*** MATERIAL PROVIDED

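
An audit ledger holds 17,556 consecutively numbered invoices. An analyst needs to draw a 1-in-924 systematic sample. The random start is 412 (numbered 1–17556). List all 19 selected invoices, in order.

412, 1336, 2260, 3184, 4108, 5032, 5956, 6880, 7804, 8728, 9652, 10576, 11500, 12424, 13348, 14272, 15196, 16120, 17044

invoice 1: 412
invoice 2: 412 + 924 = 1336
invoice 3: 1336 + 924 = 2260
invoice 4: 2260 + 924 = 3184
invoice 5: 3184 + 924 = 4108
invoice 6: 4108 + 924 = 5032
invoice 7: 5032 + 924 = 5956
invoice 8: 5956 + 924 = 6880
invoice 9: 6880 + 924 = 7804
invoice 10: 7804 + 924 = 8728
invoice 11: 8728 + 924 = 9652
invoice 12: 9652 + 924 = 10576
invoice 13: 10576 + 924 = 11500
invoice 14: 11500 + 924 = 12424
invoice 15: 12424 + 924 = 13348
invoice 16: 13348 + 924 = 14272
invoice 17: 14272 + 924 = 15196
invoice 18: 15196 + 924 = 16120
invoice 19: 16120 + 924 = 17044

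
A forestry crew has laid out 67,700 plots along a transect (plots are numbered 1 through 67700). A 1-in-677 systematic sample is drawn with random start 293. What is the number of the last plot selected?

k = 677
100th selection = r + (100−1)·k = 293 + 99×677 = 293 + 67023 = 67316

67316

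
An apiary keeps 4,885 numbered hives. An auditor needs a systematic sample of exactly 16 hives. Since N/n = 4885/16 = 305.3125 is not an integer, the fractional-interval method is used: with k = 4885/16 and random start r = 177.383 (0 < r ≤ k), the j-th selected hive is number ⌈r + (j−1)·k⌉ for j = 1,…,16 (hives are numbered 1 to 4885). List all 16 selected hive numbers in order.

178, 483, 789, 1094, 1399, 1704, 2010, 2315, 2620, 2926, 3231, 3536, 3842, 4147, 4452, 4758

j=1: r + 0k = 177.383 → ⌈·⌉ = 178
j=2: r + 1k = 482.6955 → ⌈·⌉ = 483
j=3: r + 2k = 788.008 → ⌈·⌉ = 789
j=4: r + 3k = 1093.3205 → ⌈·⌉ = 1094
j=5: r + 4k = 1398.633 → ⌈·⌉ = 1399
j=6: r + 5k = 1703.9455 → ⌈·⌉ = 1704
j=7: r + 6k = 2009.258 → ⌈·⌉ = 2010
j=8: r + 7k = 2314.5705 → ⌈·⌉ = 2315
j=9: r + 8k = 2619.883 → ⌈·⌉ = 2620
j=10: r + 9k = 2925.1955 → ⌈·⌉ = 2926
j=11: r + 10k = 3230.508 → ⌈·⌉ = 3231
j=12: r + 11k = 3535.8205 → ⌈·⌉ = 3536
j=13: r + 12k = 3841.133 → ⌈·⌉ = 3842
j=14: r + 13k = 4146.4455 → ⌈·⌉ = 4147
j=15: r + 14k = 4451.758 → ⌈·⌉ = 4452
j=16: r + 15k = 4757.0705 → ⌈·⌉ = 4758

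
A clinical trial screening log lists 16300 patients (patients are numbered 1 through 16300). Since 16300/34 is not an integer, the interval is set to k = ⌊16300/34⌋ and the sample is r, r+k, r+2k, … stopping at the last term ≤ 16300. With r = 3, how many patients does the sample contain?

k = ⌊16300/34⌋ = 479
Achieved size = ⌊(16300 − 3)/479⌋ + 1 = ⌊16297/479⌋ + 1 = 34 + 1 = 35
(last selection: 3 + 34×479 = 16289 ≤ 16300; next would be 16768 > 16300)

35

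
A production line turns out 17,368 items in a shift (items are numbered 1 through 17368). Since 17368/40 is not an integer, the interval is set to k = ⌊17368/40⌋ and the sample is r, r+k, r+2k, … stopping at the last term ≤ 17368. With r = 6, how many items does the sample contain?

k = ⌊17368/40⌋ = 434
Achieved size = ⌊(17368 − 6)/434⌋ + 1 = ⌊17362/434⌋ + 1 = 40 + 1 = 41
(last selection: 6 + 40×434 = 17366 ≤ 17368; next would be 17800 > 17368)

41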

******

• [REQUIRED ACTION]
Your answer should consist of every record, printed exactly as given.

• [EXERCISE ANSWER]
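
An audit ledger holds 17,556 consecutively numbered invoices. An analyst needs to draw a 1-in-924 systematic sample. The random start is 412 (numbered 1–17556). List all 19 selected invoices, in order.

412, 1336, 2260, 3184, 4108, 5032, 5956, 6880, 7804, 8728, 9652, 10576, 11500, 12424, 13348, 14272, 15196, 16120, 17044

invoice 1: 412
invoice 2: 412 + 924 = 1336
invoice 3: 1336 + 924 = 2260
invoice 4: 2260 + 924 = 3184
invoice 5: 3184 + 924 = 4108
invoice 6: 4108 + 924 = 5032
invoice 7: 5032 + 924 = 5956
invoice 8: 5956 + 924 = 6880
invoice 9: 6880 + 924 = 7804
invoice 10: 7804 + 924 = 8728
invoice 11: 8728 + 924 = 9652
invoice 12: 9652 + 924 = 10576
invoice 13: 10576 + 924 = 11500
invoice 14: 11500 + 924 = 12424
invoice 15: 12424 + 924 = 13348
invoice 16: 13348 + 924 = 14272
invoice 17: 14272 + 924 = 15196
invoice 18: 15196 + 924 = 16120
invoice 19: 16120 + 924 = 17044

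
A forestry crew has laid out 67,700 plots along a transect (plots are numbered 1 through 67700). A 1-in-677 systematic sample is drawn with random start 293. What is the number of the last plot selected?

k = 677
100th selection = r + (100−1)·k = 293 + 99×677 = 293 + 67023 = 67316

67316

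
An apiary keeps 4,885 numbered hives. An auditor needs a systematic sample of exactly 16 hives. Since N/n = 4885/16 = 305.3125 is not an integer, the fractional-interval method is used: with k = 4885/16 and random start r = 177.383 (0 < r ≤ k), the j-th selected hive is number ⌈r + (j−1)·k⌉ for j = 1,…,16 (hives are numbered 1 to 4885). List all 16 selected hive numbers in order.

178, 483, 789, 1094, 1399, 1704, 2010, 2315, 2620, 2926, 3231, 3536, 3842, 4147, 4452, 4758

j=1: r + 0k = 177.383 → ⌈·⌉ = 178
j=2: r + 1k = 482.6955 → ⌈·⌉ = 483
j=3: r + 2k = 788.008 → ⌈·⌉ = 789
j=4: r + 3k = 1093.3205 → ⌈·⌉ = 1094
j=5: r + 4k = 1398.633 → ⌈·⌉ = 1399
j=6: r + 5k = 1703.9455 → ⌈·⌉ = 1704
j=7: r + 6k = 2009.258 → ⌈·⌉ = 2010
j=8: r + 7k = 2314.5705 → ⌈·⌉ = 2315
j=9: r + 8k = 2619.883 → ⌈·⌉ = 2620
j=10: r + 9k = 2925.1955 → ⌈·⌉ = 2926
j=11: r + 10k = 3230.508 → ⌈·⌉ = 3231
j=12: r + 11k = 3535.8205 → ⌈·⌉ = 3536
j=13: r + 12k = 3841.133 → ⌈·⌉ = 3842
j=14: r + 13k = 4146.4455 → ⌈·⌉ = 4147
j=15: r + 14k = 4451.758 → ⌈·⌉ = 4452
j=16: r + 15k = 4757.0705 → ⌈·⌉ = 4758

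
A clinical trial screening log lists 16300 patients (patients are numbered 1 through 16300). Since 16300/34 is not an integer, the interval is set to k = ⌊16300/34⌋ and the sample is r, r+k, r+2k, … stopping at the last term ≤ 16300. With r = 3, how many patients does the sample contain?

k = ⌊16300/34⌋ = 479
Achieved size = ⌊(16300 − 3)/479⌋ + 1 = ⌊16297/479⌋ + 1 = 34 + 1 = 35
(last selection: 3 + 34×479 = 16289 ≤ 16300; next would be 16768 > 16300)

35

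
A production line turns out 17,368 items in a shift (items are numbered 1 through 17368). Since 17368/40 is not an integer, the interval is set to k = ⌊17368/40⌋ and the sample is r, r+k, r+2k, … stopping at the last term ≤ 17368. With r = 6, how many items does the sample contain?

k = ⌊17368/40⌋ = 434
Achieved size = ⌊(17368 − 6)/434⌋ + 1 = ⌊17362/434⌋ + 1 = 40 + 1 = 41
(last selection: 6 + 40×434 = 17366 ≤ 17368; next would be 17800 > 17368)

41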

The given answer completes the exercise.